- **Exercise**: If a line in the records contains the string "words", show that line.

- **Task data**:
▼▼▼

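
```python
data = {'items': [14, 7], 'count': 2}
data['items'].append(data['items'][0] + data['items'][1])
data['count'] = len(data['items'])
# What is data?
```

After line 1: data = {'items': [14, 7], 'count': 2}
After line 2 (append 14 + 7 = 21): data = {'items': [14, 7, 21], 'count': 2}
After line 3 (count = len(items) = 3): data = {'items': [14, 7, 21], 'count': 3}

{'items': [14, 7, 21], 'count': 3}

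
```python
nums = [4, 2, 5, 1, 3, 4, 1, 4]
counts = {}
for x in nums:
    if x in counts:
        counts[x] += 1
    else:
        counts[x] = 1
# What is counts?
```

Initial: counts = {}, nums = [4, 2, 5, 1, 3, 4, 1, 4]
See 4: counts = {4: 1}
See 2: counts = {4: 1, 2: 1}
See 5: counts = {4: 1, 2: 1, 5: 1}
See 1: counts = {4: 1, 2: 1, 5: 1, 1: 1}
See 3: counts = {4: 1, 2: 1, 5: 1, 1: 1, 3: 1}
See 4: counts = {4: 2, 2: 1, 5: 1, 1: 1, 3: 1}
See 1: counts = {4: 2, 2: 1, 5: 1, 1: 2, 3: 1}
See 4: counts = {4: 3, 2: 1, 5: 1, 1: 2, 3: 1}

{4: 3, 2: 1, 5: 1, 1: 2, 3: 1}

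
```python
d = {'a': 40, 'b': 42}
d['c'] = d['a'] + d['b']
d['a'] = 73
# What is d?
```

After line 1: d = {'a': 40, 'b': 42}
After line 2 (d['c'] = 40 + 42): d = {'a': 40, 'b': 42, 'c': 82}
After line 3: d = {'a': 73, 'b': 42, 'c': 82}

{'a': 73, 'b': 42, 'c': 82}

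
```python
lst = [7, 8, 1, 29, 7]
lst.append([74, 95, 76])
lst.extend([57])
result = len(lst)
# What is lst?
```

After line 1: lst = [7, 8, 1, 29, 7]
After line 2 (append adds [74, 95, 76] as single element): lst = [7, 8, 1, 29, 7, [74, 95, 76]]
After line 3 (extend unpacks [57], adds 57): lst = [7, 8, 1, 29, 7, [74, 95, 76], 57]
After line 4: result = len(lst) = 7

[7, 8, 1, 29, 7, [74, 95, 76], 57]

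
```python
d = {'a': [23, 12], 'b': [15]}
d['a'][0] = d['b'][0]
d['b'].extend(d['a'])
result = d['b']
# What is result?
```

After line 1: d = {'a': [23, 12], 'b': [15]}
After line 2 (a[0] = b[0] = 15): d = {'a': [15, 12], 'b': [15]}
After line 3 (b.extend(a) appends [15, 12]): d = {'a': [15, 12], 'b': [15, 15, 12]}
After line 4: result = d['b'] = [15, 15, 12]

[15, 15, 12]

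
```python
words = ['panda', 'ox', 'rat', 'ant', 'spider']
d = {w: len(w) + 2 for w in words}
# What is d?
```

{'panda': 7, 'ox': 4, 'rat': 5, 'ant': 5, 'spider': 8}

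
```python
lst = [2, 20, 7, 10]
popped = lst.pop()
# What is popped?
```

10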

▲▲▲

- **Output for this task**:
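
words = ['panda', 'ox', 'rat', 'ant', 'spider']
d = {w: len(w) + 2 for w in words}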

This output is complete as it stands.